# [The task]
Copy each line of the data below, character for character.

·····

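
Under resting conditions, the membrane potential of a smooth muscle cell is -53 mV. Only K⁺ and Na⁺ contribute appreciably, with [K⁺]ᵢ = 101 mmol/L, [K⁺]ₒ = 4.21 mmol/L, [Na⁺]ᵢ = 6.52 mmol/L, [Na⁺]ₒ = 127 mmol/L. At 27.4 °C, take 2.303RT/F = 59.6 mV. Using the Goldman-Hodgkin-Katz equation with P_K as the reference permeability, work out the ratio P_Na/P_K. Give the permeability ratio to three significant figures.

Let α = P_Na/P_K. GHK: Vm = 59.6·log₁₀[(Kₒ + α·Naₒ)/(Kᵢ + α·Naᵢ)].
10^(Vm/59.6) = 10^(-53.0/59.6) = 0.12904
So 0.12904·(Kᵢ + α·Naᵢ) = Kₒ + α·Naₒ → α = (0.12904·101.0 − 4.21) / (127.0 − 0.12904·6.52)
α = (13.03 − 4.21) / (127.0 − 0.8414) = 8.823/126.2 = 0.06994

0.0699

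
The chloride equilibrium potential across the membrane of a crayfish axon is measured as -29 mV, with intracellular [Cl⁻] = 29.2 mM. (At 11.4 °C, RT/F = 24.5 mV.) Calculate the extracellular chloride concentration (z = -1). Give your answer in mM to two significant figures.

95 mM

Nernst: E = (24.5/-1) · ln([out]/[in]), so ln([out]/[in]) = -29.0 × -1 / 24.5 = 1.1837.
[out]/[in] = e^(1.1837) = 3.266.
[out] = 3.266 × 29.2 = 95.38 mM.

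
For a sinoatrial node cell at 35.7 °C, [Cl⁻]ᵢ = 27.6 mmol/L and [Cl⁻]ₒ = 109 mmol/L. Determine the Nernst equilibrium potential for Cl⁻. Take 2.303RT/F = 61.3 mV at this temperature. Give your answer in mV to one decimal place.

E = (61.3/z) · log₁₀([Cl⁻]_out/[Cl⁻]_in) with z = -1.
For an anion, dividing by z = -1 reverses the sign.
= (61.3/-1) · log₁₀(109/27.6) = -61.30 · log₁₀(3.949)
= -61.30 · (0.5965) = -36.57 mV

-36.6 mV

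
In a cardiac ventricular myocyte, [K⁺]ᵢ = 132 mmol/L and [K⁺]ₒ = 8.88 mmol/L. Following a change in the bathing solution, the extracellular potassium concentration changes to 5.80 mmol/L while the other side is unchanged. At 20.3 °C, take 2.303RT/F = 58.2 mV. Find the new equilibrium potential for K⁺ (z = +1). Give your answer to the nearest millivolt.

-79 mV

After the shift: [K⁺]_out = 5.80, [K⁺]_in = 132 mmol/L.
E_new = (58.2/1)·log₁₀(5.80/132) = 58.20 · (-1.3571) = -78.99 mV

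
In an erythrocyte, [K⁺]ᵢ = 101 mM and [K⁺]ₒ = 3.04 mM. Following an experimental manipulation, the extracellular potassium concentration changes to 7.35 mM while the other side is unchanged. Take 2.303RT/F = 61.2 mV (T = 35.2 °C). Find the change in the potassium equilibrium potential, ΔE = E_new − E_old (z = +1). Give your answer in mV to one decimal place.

E_old = (61.2/1)·log₁₀(3.04/101) = -93.11 mV
E_new = (61.2/1)·log₁₀(7.35/101) = -69.65 mV
ΔE = -69.65 − (-93.11) = 23.46 mV

23.5 mV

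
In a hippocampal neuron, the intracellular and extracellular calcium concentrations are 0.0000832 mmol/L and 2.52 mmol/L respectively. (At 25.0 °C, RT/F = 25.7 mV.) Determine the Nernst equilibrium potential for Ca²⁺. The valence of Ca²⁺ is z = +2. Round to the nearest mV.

E = (25.7/z) · ln([Ca²⁺]_out/[Ca²⁺]_in) with z = +2.
= (25.7/2) · ln(2.52/0.0000832) = 12.85 · ln(3.029e+04)
= 12.85 · (10.3185) = 132.59 mV

133 mV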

·····

# [Result of the exercise]
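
Under resting conditions, the membrane potential of a smooth muscle cell is -53 mV. Only K⁺ and Na⁺ contribute appreciably, with [K⁺]ᵢ = 101 mmol/L, [K⁺]ₒ = 4.21 mmol/L, [Na⁺]ᵢ = 6.52 mmol/L, [Na⁺]ₒ = 127 mmol/L. At 27.4 °C, take 2.303RT/F = 59.6 mV. Using the Goldman-Hodgkin-Katz equation with P_K as the reference permeability, work out the ratio P_Na/P_K. Give the permeability ratio to three significant figures.

Let α = P_Na/P_K. GHK: Vm = 59.6·log₁₀[(Kₒ + α·Naₒ)/(Kᵢ + α·Naᵢ)].
10^(Vm/59.6) = 10^(-53.0/59.6) = 0.12904
So 0.12904·(Kᵢ + α·Naᵢ) = Kₒ + α·Naₒ → α = (0.12904·101.0 − 4.21) / (127.0 − 0.12904·6.52)
α = (13.03 − 4.21) / (127.0 − 0.8414) = 8.823/126.2 = 0.06994

0.0699

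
The chloride equilibrium potential across the membrane of a crayfish axon is measured as -29 mV, with intracellular [Cl⁻] = 29.2 mM. (At 11.4 °C, RT/F = 24.5 mV.) Calculate the extracellular chloride concentration (z = -1). Give your answer in mM to two significant figures.

95 mM

Nernst: E = (24.5/-1) · ln([out]/[in]), so ln([out]/[in]) = -29.0 × -1 / 24.5 = 1.1837.
[out]/[in] = e^(1.1837) = 3.266.
[out] = 3.266 × 29.2 = 95.38 mM.

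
For a sinoatrial node cell at 35.7 °C, [Cl⁻]ᵢ = 27.6 mmol/L and [Cl⁻]ₒ = 109 mmol/L. Determine the Nernst equilibrium potential for Cl⁻. Take 2.303RT/F = 61.3 mV at this temperature. Give your answer in mV to one decimal place.

E = (61.3/z) · log₁₀([Cl⁻]_out/[Cl⁻]_in) with z = -1.
For an anion, dividing by z = -1 reverses the sign.
= (61.3/-1) · log₁₀(109/27.6) = -61.30 · log₁₀(3.949)
= -61.30 · (0.5965) = -36.57 mV

-36.6 mV

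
In a cardiac ventricular myocyte, [K⁺]ᵢ = 132 mmol/L and [K⁺]ₒ = 8.88 mmol/L. Following a change in the bathing solution, the extracellular potassium concentration changes to 5.80 mmol/L while the other side is unchanged. At 20.3 °C, take 2.303RT/F = 58.2 mV. Find the new equilibrium potential for K⁺ (z = +1). Give your answer to the nearest millivolt.

-79 mV

After the shift: [K⁺]_out = 5.80, [K⁺]_in = 132 mmol/L.
E_new = (58.2/1)·log₁₀(5.80/132) = 58.20 · (-1.3571) = -78.99 mV

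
In an erythrocyte, [K⁺]ᵢ = 101 mM and [K⁺]ₒ = 3.04 mM. Following an experimental manipulation, the extracellular potassium concentration changes to 7.35 mM while the other side is unchanged. Take 2.303RT/F = 61.2 mV (T = 35.2 °C). Find the change in the potassium equilibrium potential, ΔE = E_new − E_old (z = +1). Give your answer in mV to one decimal place.

E_old = (61.2/1)·log₁₀(3.04/101) = -93.11 mV
E_new = (61.2/1)·log₁₀(7.35/101) = -69.65 mV
ΔE = -69.65 − (-93.11) = 23.46 mV

23.5 mV

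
In a hippocampal neuron, the intracellular and extracellular calcium concentrations are 0.0000832 mmol/L and 2.52 mmol/L respectively. (At 25.0 °C, RT/F = 25.7 mV.) Determine the Nernst equilibrium potential for Ca²⁺. The valence of Ca²⁺ is z = +2. Round to the nearest mV.

E = (25.7/z) · ln([Ca²⁺]_out/[Ca²⁺]_in) with z = +2.
= (25.7/2) · ln(2.52/0.0000832) = 12.85 · ln(3.029e+04)
= 12.85 · (10.3185) = 132.59 mV

133 mV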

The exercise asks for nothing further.